(RECORDS SHOWN begins)

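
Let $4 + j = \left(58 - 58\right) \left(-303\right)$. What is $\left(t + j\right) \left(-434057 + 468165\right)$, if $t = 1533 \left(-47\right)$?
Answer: $-2457651940$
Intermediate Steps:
$t = -72051$
$j = -4$ ($j = -4 + \left(58 - 58\right) \left(-303\right) = -4 + 0 \left(-303\right) = -4 + 0 = -4$)
$\left(t + j\right) \left(-434057 + 468165\right) = \left(-72051 - 4\right) \left(-434057 + 468165\right) = \left(-72055\right) 34108 = -2457651940$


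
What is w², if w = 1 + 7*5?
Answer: 1296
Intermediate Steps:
w = 36 (w = 1 + 35 = 36)
w² = 36² = 1296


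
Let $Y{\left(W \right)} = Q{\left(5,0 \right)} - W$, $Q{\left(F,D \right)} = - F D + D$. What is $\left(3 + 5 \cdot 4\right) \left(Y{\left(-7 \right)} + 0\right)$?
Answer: $161$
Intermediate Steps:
$Q{\left(F,D \right)} = D - D F$ ($Q{\left(F,D \right)} = - D F + D = D - D F$)
$Y{\left(W \right)} = - W$ ($Y{\left(W \right)} = 0 \left(1 - 5\right) - W = 0 \left(-4\right) - W = 0 - W = - W$)
$\left(3 + 5 \cdot 4\right) \left(Y{\left(-7 \right)} + 0\right) = \left(3 + 5 \cdot 4\right) \left(\left(-1\right) \left(-7\right) + 0\right) = \left(3 + 20\right) \left(7 + 0\right) = 23 \cdot 7 = 161$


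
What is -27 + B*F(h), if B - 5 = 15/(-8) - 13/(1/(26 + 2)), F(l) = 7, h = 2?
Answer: -20425/8 ≈ -2553.1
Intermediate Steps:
B = -2887/8 (B = 5 + (15/(-8) - 13/(1/(26 + 2))) = 5 + (15*(-⅛) - 13/(1/28)) = 5 + (-15/8 - 13/1/28) = 5 + (-15/8 - 13*28) = 5 + (-15/8 - 364) = 5 - 2927/8 = -2887/8 ≈ -360.88)
-27 + B*F(h) = -27 - 2887/8*7 = -27 - 20209/8 = -20425/8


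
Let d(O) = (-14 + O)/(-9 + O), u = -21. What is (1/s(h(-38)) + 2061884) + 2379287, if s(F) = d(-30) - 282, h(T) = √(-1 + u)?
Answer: 48648587095/10954 ≈ 4.4412e+6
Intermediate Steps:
d(O) = (-14 + O)/(-9 + O)
h(T) = I*√22 (h(T) = √(-1 - 21) = √(-22) = I*√22)
s(F) = -10954/39 (s(F) = (-14 - 30)/(-9 - 30) - 282 = -44/(-39) - 282 = -1/39*(-44) - 282 = 44/39 - 282 = -10954/39)
(1/s(h(-38)) + 2061884) + 2379287 = (1/(-10954/39) + 2061884) + 2379287 = (-39/10954 + 2061884) + 2379287 = 22585877297/10954 + 2379287 = 48648587095/10954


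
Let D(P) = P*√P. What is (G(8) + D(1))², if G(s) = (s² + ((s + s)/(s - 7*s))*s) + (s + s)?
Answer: 55225/9 ≈ 6136.1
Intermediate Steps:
D(P) = P^(3/2)
G(s) = s² + 5*s/3 (G(s) = (s² + ((2*s)/((-6*s)))*s) + 2*s = (s² + ((2*s)*(-1/(6*s)))*s) + 2*s = (s² - s/3) + 2*s = s² + 5*s/3)
(G(8) + D(1))² = ((⅓)*8*(5 + 3*8) + 1^(3/2))² = ((⅓)*8*(5 + 24) + 1)² = ((⅓)*8*29 + 1)² = (232/3 + 1)² = (235/3)² = 55225/9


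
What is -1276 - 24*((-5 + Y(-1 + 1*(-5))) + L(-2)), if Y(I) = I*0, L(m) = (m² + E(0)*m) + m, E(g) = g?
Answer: -1204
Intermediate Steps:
L(m) = m + m² (L(m) = (m² + 0*m) + m = (m² + 0) + m = m² + m = m + m²)
Y(I) = 0
-1276 - 24*((-5 + Y(-1 + 1*(-5))) + L(-2)) = -1276 - 24*((-5 + 0) - 2*(1 - 2)) = -1276 - 24*(-5 - 2*(-1)) = -1276 - 24*(-5 + 2) = -1276 - 24*(-3) = -1276 - 1*(-72) = -1276 + 72 = -1204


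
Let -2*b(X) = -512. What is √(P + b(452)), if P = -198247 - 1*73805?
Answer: 2*I*√67949 ≈ 521.34*I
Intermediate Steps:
b(X) = 256 (b(X) = -½*(-512) = 256)
P = -272052 (P = -198247 - 73805 = -272052)
√(P + b(452)) = √(-272052 + 256) = √(-271796) = 2*I*√67949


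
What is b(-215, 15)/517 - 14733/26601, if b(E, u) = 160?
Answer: -1120267/4584239 ≈ -0.24437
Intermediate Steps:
b(-215, 15)/517 - 14733/26601 = 160/517 - 14733/26601 = 160*(1/517) - 14733*1/26601 = 160/517 - 4911/8867 = -1120267/4584239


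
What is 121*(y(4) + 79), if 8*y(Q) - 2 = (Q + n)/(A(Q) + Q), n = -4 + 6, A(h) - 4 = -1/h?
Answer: 1190519/124 ≈ 9601.0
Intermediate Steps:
A(h) = 4 - 1/h
n = 2
y(Q) = ¼ + (2 + Q)/(8*(4 + Q - 1/Q)) (y(Q) = ¼ + ((Q + 2)/((4 - 1/Q) + Q))/8 = ¼ + ((2 + Q)/(4 + Q - 1/Q))/8 = ¼ + (2 + Q)/(8*(4 + Q - 1/Q)))
121*(y(4) + 79) = 121*((-2 + 3*4² + 10*4)/(8*(-1 + 4² + 4*4)) + 79) = 121*((-2 + 3*16 + 40)/(8*(-1 + 16 + 16)) + 79) = 121*((⅛)*(-2 + 48 + 40)/31 + 79) = 121*((⅛)*(1/31)*86 + 79) = 121*(43/124 + 79) = 121*(9839/124) = 1190519/124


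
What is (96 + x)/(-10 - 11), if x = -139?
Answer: 43/21 ≈ 2.0476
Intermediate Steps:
(96 + x)/(-10 - 11) = (96 - 139)/(-10 - 11) = -43/(-21) = -43*(-1/21) = 43/21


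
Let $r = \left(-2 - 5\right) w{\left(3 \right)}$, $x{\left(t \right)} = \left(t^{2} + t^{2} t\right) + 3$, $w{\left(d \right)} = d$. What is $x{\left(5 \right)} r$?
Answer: $-3213$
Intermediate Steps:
$x{\left(t \right)} = 3 + t^{2} + t^{3}$ ($x{\left(t \right)} = \left(t^{2} + t^{3}\right) + 3 = 3 + t^{2} + t^{3}$)
$r = -21$ ($r = \left(-2 - 5\right) 3 = \left(-7\right) 3 = -21$)
$x{\left(5 \right)} r = \left(3 + 5^{2} + 5^{3}\right) \left(-21\right) = \left(3 + 25 + 125\right) \left(-21\right) = 153 \left(-21\right) = -3213$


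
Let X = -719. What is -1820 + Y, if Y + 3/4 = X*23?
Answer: -73431/4 ≈ -18358.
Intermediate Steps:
Y = -66151/4 (Y = -¾ - 719*23 = -¾ - 16537 = -66151/4 ≈ -16538.)
-1820 + Y = -1820 - 66151/4 = -73431/4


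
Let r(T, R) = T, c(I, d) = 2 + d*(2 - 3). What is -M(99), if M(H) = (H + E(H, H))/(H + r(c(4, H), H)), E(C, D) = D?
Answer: -99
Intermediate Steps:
c(I, d) = 2 - d (c(I, d) = 2 + d*(-1) = 2 - d)
M(H) = H (M(H) = (H + H)/(H + (2 - H)) = (2*H)/2 = (2*H)*(1/2) = H)
-M(99) = -1*99 = -99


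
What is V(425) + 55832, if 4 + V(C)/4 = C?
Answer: 57516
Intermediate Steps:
V(C) = -16 + 4*C
V(425) + 55832 = (-16 + 4*425) + 55832 = (-16 + 1700) + 55832 = 1684 + 55832 = 57516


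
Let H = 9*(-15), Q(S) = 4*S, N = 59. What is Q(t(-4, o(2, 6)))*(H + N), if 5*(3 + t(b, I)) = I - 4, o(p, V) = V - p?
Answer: 912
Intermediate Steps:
t(b, I) = -19/5 + I/5 (t(b, I) = -3 + (I - 4)/5 = -3 + (-4 + I)/5 = -3 + (-⅘ + I/5) = -19/5 + I/5)
H = -135
Q(t(-4, o(2, 6)))*(H + N) = (4*(-19/5 + (6 - 1*2)/5))*(-135 + 59) = (4*(-19/5 + (6 - 2)/5))*(-76) = (4*(-19/5 + (⅕)*4))*(-76) = (4*(-19/5 + ⅘))*(-76) = (4*(-3))*(-76) = -12*(-76) = 912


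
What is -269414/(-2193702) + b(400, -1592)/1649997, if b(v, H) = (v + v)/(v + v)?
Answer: 74089080910/603266953149 ≈ 0.12281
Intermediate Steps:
b(v, H) = 1 (b(v, H) = (2*v)/((2*v)) = (2*v)*(1/(2*v)) = 1)
-269414/(-2193702) + b(400, -1592)/1649997 = -269414/(-2193702) + 1/1649997 = -269414*(-1/2193702) + 1*(1/1649997) = 134707/1096851 + 1/1649997 = 74089080910/603266953149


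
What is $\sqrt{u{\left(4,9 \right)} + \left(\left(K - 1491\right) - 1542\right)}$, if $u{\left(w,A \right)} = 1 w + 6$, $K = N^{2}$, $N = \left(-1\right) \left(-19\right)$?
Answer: $11 i \sqrt{22} \approx 51.595 i$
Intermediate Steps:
$N = 19$
$K = 361$ ($K = 19^{2} = 361$)
$u{\left(w,A \right)} = 6 + w$ ($u{\left(w,A \right)} = w + 6 = 6 + w$)
$\sqrt{u{\left(4,9 \right)} + \left(\left(K - 1491\right) - 1542\right)} = \sqrt{\left(6 + 4\right) + \left(\left(361 - 1491\right) - 1542\right)} = \sqrt{10 - 2672} = \sqrt{-2662} = 11 i \sqrt{22}$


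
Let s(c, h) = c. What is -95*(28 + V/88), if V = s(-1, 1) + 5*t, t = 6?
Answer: -236835/88 ≈ -2691.3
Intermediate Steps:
V = 29 (V = -1 + 5*6 = -1 + 30 = 29)
-95*(28 + V/88) = -95*(28 + 29/88) = -95*2493/88 = -236835/88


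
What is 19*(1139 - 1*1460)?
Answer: -6099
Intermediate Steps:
19*(1139 - 1*1460) = 19*(1139 - 1460) = 19*(-321) = -6099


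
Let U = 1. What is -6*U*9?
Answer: -54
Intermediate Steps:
-6*U*9 = -6*1*9 = -6*9 = -54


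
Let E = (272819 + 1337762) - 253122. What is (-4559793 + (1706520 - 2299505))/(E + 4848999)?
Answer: -2576389/3103229 ≈ -0.83023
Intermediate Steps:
E = 1357459 (E = 1610581 - 253122 = 1357459)
(-4559793 + (1706520 - 2299505))/(E + 4848999) = (-4559793 + (1706520 - 2299505))/(1357459 + 4848999) = (-4559793 - 592985)/6206458 = -5152778*1/6206458 = -2576389/3103229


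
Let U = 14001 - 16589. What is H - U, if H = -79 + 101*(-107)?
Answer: -8298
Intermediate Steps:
U = -2588
H = -10886 (H = -79 - 10807 = -10886)
H - U = -10886 - 1*(-2588) = -10886 + 2588 = -8298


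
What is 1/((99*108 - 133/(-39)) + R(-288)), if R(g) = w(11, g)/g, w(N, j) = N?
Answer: 3744/40043473 ≈ 9.3498e-5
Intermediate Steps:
R(g) = 11/g
1/((99*108 - 133/(-39)) + R(-288)) = 1/((99*108 - 133/(-39)) + 11/(-288)) = 1/((10692 - 133*(-1/39)) + 11*(-1/288)) = 1/((10692 + 133/39) - 11/288) = 1/(417121/39 - 11/288) = 1/(40043473/3744) = 3744/40043473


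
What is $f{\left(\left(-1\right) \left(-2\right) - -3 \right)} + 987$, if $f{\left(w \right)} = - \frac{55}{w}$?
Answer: $976$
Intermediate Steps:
$f{\left(\left(-1\right) \left(-2\right) - -3 \right)} + 987 = - \frac{55}{\left(-1\right) \left(-2\right) - -3} + 987 = - \frac{55}{2 + 3} + 987 = - \frac{55}{5} + 987 = \left(-55\right) \frac{1}{5} + 987 = -11 + 987 = 976$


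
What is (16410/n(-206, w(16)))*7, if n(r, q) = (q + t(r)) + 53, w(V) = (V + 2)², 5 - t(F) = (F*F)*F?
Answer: 19145/1457033 ≈ 0.013140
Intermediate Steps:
t(F) = 5 - F³ (t(F) = 5 - F*F*F = 5 - F²*F = 5 - F³)
w(V) = (2 + V)²
n(r, q) = 58 + q - r³ (n(r, q) = (q + (5 - r³)) + 53 = (5 + q - r³) + 53 = 58 + q - r³)
(16410/n(-206, w(16)))*7 = (16410/(58 + (2 + 16)² - 1*(-206)³))*7 = (16410/(58 + 18² - 1*(-8741816)))*7 = (16410/(58 + 324 + 8741816))*7 = (16410/8742198)*7 = (16410*(1/8742198))*7 = (2735/1457033)*7 = 19145/1457033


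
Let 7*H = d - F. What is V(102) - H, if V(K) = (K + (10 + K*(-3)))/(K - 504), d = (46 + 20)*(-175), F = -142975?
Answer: -3773678/201 ≈ -18775.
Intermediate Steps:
d = -11550 (d = 66*(-175) = -11550)
V(K) = (10 - 2*K)/(-504 + K) (V(K) = (K + (10 - 3*K))/(-504 + K) = (10 - 2*K)/(-504 + K))
H = 18775 (H = (-11550 - 1*(-142975))/7 = (-11550 + 142975)/7 = (⅐)*131425 = 18775)
V(102) - H = 2*(5 - 1*102)/(-504 + 102) - 1*18775 = 2*(5 - 102)/(-402) - 18775 = 2*(-1/402)*(-97) - 18775 = 97/201 - 18775 = -3773678/201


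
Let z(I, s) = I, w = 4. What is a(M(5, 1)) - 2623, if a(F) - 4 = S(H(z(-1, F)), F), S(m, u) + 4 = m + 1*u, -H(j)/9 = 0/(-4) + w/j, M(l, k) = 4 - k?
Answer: -2584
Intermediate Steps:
H(j) = -36/j (H(j) = -9*(0/(-4) + 4/j) = -9*(0*(-¼) + 4/j) = -9*(0 + 4/j) = -36/j)
S(m, u) = -4 + m + u (S(m, u) = -4 + (m + 1*u) = -4 + (m + u) = -4 + m + u)
a(F) = 36 + F (a(F) = 4 + (-4 - 36/(-1) + F) = 4 + (-4 - 36*(-1) + F) = 4 + (-4 + 36 + F) = 4 + (32 + F) = 36 + F)
a(M(5, 1)) - 2623 = (36 + (4 - 1*1)) - 2623 = (36 + (4 - 1)) - 2623 = (36 + 3) - 2623 = 39 - 2623 = -2584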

(RECORDS SHOWN ends)

◆ **WHAT YOU NEED TO DO**
Retype the records above, but only those lines that fall between the line containing "What is b(-215, 15)/517" and the line containing "Answer: 1190519/124 ≈ 9601.0", with both of those lines included, exactly as written.

◆ **RESPONSE TO THE EXERCISE**
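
What is b(-215, 15)/517 - 14733/26601, if b(E, u) = 160?
Answer: -1120267/4584239 ≈ -0.24437
Intermediate Steps:
b(-215, 15)/517 - 14733/26601 = 160/517 - 14733/26601 = 160*(1/517) - 14733*1/26601 = 160/517 - 4911/8867 = -1120267/4584239


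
What is 121*(y(4) + 79), if 8*y(Q) - 2 = (Q + n)/(A(Q) + Q), n = -4 + 6, A(h) - 4 = -1/h?
Answer: 1190519/124 ≈ 9601.0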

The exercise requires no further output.